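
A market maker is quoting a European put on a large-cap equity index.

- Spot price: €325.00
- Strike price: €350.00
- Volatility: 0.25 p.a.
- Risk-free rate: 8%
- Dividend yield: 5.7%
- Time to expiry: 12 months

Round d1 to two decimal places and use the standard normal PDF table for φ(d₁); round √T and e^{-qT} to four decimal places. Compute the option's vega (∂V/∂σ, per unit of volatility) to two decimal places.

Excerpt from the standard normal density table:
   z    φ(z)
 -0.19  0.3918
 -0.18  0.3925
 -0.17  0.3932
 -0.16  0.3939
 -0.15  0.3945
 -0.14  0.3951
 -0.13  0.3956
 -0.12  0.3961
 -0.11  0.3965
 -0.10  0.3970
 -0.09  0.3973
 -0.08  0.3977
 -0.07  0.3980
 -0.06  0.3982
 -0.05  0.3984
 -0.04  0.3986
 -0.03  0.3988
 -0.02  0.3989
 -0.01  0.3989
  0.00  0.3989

122.09

σ√T = 0.25 × 1.0000 = 0.2500
ln(S/K) + (r − q + σ²/2)T = ln(325/350) + (0.08 − 0.057 + 0.25²/2)·1 = -0.0741 + 0.0542 = -0.0199
d₁ = -0.0199 / 0.2500 = -0.0794 ⇒ -0.08
√T = √1 = 1.0000
φ(d₁) = φ(-0.08) = 0.3977
exp(−qT) = exp(−0.057·1) = 0.9446
vega = S·exp(−qT)·φ(d₁)·√T = 325·0.9446·0.3977·1.0000 = 122.0919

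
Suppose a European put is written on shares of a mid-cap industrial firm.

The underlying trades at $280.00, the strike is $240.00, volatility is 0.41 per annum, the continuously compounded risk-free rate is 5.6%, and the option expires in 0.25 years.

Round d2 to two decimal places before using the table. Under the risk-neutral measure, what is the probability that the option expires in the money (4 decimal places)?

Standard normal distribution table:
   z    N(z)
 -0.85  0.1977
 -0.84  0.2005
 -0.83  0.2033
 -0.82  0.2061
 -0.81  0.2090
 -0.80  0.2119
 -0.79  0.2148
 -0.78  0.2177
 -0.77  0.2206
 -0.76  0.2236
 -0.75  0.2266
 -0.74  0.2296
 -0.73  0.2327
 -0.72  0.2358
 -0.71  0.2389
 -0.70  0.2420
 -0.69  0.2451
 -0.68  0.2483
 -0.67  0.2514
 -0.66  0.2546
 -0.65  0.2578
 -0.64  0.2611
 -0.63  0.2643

0.2358

σ√T = 0.41 × 0.5000 = 0.2050
ln(S/K) + (r + σ²/2)T = ln(280/240) + (0.056 + 0.41²/2)·0.25 = 0.1542 + 0.0350 = 0.1892
d₁ = 0.1892 / 0.2050 = 0.9227 which rounds to 0.92
d₂ = d₁ − σ√T = 0.9227 − 0.2050 = 0.7177 which rounds to 0.72
Risk-neutral Pr[S_T < K] = N(−d₂) = N(-0.72) = 0.2358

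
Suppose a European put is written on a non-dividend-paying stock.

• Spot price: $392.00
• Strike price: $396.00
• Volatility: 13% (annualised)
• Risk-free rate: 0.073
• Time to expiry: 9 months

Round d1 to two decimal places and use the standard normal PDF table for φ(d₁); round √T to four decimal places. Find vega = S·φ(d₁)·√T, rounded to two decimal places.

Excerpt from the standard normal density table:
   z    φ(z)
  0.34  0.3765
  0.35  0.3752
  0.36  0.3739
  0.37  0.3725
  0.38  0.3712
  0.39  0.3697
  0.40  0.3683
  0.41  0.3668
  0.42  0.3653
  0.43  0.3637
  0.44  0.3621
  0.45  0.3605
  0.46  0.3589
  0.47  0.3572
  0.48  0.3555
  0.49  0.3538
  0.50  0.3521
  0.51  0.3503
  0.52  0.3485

122.38

T = 0.75;  σ√T = 0.1126
d₁ = [ln(392/396) + (0.073 + 0.13²/2)·0.75] / 0.1126 = [-0.0102 + 0.0611] / 0.1126 = 0.4524 which rounds to 0.45
√T = √0.75 = 0.8660
φ(d₁) = φ(0.45) = 0.3605
vega = S·φ(d₁)·√T = 392·0.3605·0.8660 = 122.3797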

### Exercise requirements
The records above need to be retyped in full, exactly as they stand.

### Answer to the exercise
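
A market maker is quoting a European put on a large-cap equity index.

- Spot price: €325.00
- Strike price: €350.00
- Volatility: 0.25 p.a.
- Risk-free rate: 8%
- Dividend yield: 5.7%
- Time to expiry: 12 months

Round d1 to two decimal places and use the standard normal PDF table for φ(d₁); round √T and e^{-qT} to four decimal places. Compute the option's vega (∂V/∂σ, per unit of volatility) to two decimal places.

Excerpt from the standard normal density table:
   z    φ(z)
 -0.19  0.3918
 -0.18  0.3925
 -0.17  0.3932
 -0.16  0.3939
 -0.15  0.3945
 -0.14  0.3951
 -0.13  0.3956
 -0.12  0.3961
 -0.11  0.3965
 -0.10  0.3970
 -0.09  0.3973
 -0.08  0.3977
 -0.07  0.3980
 -0.06  0.3982
 -0.05  0.3984
 -0.04  0.3986
 -0.03  0.3988
 -0.02  0.3989
 -0.01  0.3989
  0.00  0.3989

122.09

σ√T = 0.25 × 1.0000 = 0.2500
ln(S/K) + (r − q + σ²/2)T = ln(325/350) + (0.08 − 0.057 + 0.25²/2)·1 = -0.0741 + 0.0542 = -0.0199
d₁ = -0.0199 / 0.2500 = -0.0794 ⇒ -0.08
√T = √1 = 1.0000
φ(d₁) = φ(-0.08) = 0.3977
exp(−qT) = exp(−0.057·1) = 0.9446
vega = S·exp(−qT)·φ(d₁)·√T = 325·0.9446·0.3977·1.0000 = 122.0919

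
Suppose a European put is written on shares of a mid-cap industrial firm.

The underlying trades at $280.00, the strike is $240.00, volatility is 0.41 per annum, the continuously compounded risk-free rate is 5.6%, and the option expires in 0.25 years.

Round d2 to two decimal places before using the table. Under the risk-neutral measure, what is the probability that the option expires in the money (4 decimal places)?

Standard normal distribution table:
   z    N(z)
 -0.85  0.1977
 -0.84  0.2005
 -0.83  0.2033
 -0.82  0.2061
 -0.81  0.2090
 -0.80  0.2119
 -0.79  0.2148
 -0.78  0.2177
 -0.77  0.2206
 -0.76  0.2236
 -0.75  0.2266
 -0.74  0.2296
 -0.73  0.2327
 -0.72  0.2358
 -0.71  0.2389
 -0.70  0.2420
 -0.69  0.2451
 -0.68  0.2483
 -0.67  0.2514
 -0.66  0.2546
 -0.65  0.2578
 -0.64  0.2611
 -0.63  0.2643

0.2358

σ√T = 0.41 × 0.5000 = 0.2050
ln(S/K) + (r + σ²/2)T = ln(280/240) + (0.056 + 0.41²/2)·0.25 = 0.1542 + 0.0350 = 0.1892
d₁ = 0.1892 / 0.2050 = 0.9227 which rounds to 0.92
d₂ = d₁ − σ√T = 0.9227 − 0.2050 = 0.7177 which rounds to 0.72
Risk-neutral Pr[S_T < K] = N(−d₂) = N(-0.72) = 0.2358

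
Suppose a European put is written on a non-dividend-paying stock.

• Spot price: $392.00
• Strike price: $396.00
• Volatility: 13% (annualised)
• Risk-free rate: 0.073
• Time to expiry: 9 months

Round d1 to two decimal places and use the standard normal PDF table for φ(d₁); round √T to four decimal places. Find vega = S·φ(d₁)·√T, rounded to two decimal places.

Excerpt from the standard normal density table:
   z    φ(z)
  0.34  0.3765
  0.35  0.3752
  0.36  0.3739
  0.37  0.3725
  0.38  0.3712
  0.39  0.3697
  0.40  0.3683
  0.41  0.3668
  0.42  0.3653
  0.43  0.3637
  0.44  0.3621
  0.45  0.3605
  0.46  0.3589
  0.47  0.3572
  0.48  0.3555
  0.49  0.3538
  0.50  0.3521
  0.51  0.3503
  0.52  0.3485

122.38

T = 0.75;  σ√T = 0.1126
d₁ = [ln(392/396) + (0.073 + 0.13²/2)·0.75] / 0.1126 = [-0.0102 + 0.0611] / 0.1126 = 0.4524 which rounds to 0.45
√T = √0.75 = 0.8660
φ(d₁) = φ(0.45) = 0.3605
vega = S·φ(d₁)·√T = 392·0.3605·0.8660 = 122.3797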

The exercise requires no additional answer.